◆ **WORK REQUIRED**
Keeping each line exactly as it is, output all of the records.

◆ **MATERIAL FOR THIS TASK**
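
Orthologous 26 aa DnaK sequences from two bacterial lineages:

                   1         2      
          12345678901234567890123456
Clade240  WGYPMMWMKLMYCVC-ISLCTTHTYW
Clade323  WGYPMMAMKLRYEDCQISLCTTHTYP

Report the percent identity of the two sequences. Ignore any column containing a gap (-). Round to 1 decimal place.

Excluding the 1 gap column leaves 25 comparable sites.
The sequences differ at positions 7 (W/A), 11 (M/R), 13 (C/E), 14 (V/D), 26 (W/P).
20 of the 25 comparable sites match, so the percent identity is 20/25 × 100 = 80.0%.

80.0%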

◆ **EXERCISE ANSWER**
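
Orthologous 26 aa DnaK sequences from two bacterial lineages:

                   1         2      
          12345678901234567890123456
Clade240  WGYPMMWMKLMYCVC-ISLCTTHTYW
Clade323  WGYPMMAMKLRYEDCQISLCTTHTYP

Report the percent identity of the two sequences. Ignore any column containing a gap (-). Round to 1 decimal place.

Excluding the 1 gap column leaves 25 comparable sites.
The sequences differ at positions 7 (W/A), 11 (M/R), 13 (C/E), 14 (V/D), 26 (W/P).
20 of the 25 comparable sites match, so the percent identity is 20/25 × 100 = 80.0%.

80.0%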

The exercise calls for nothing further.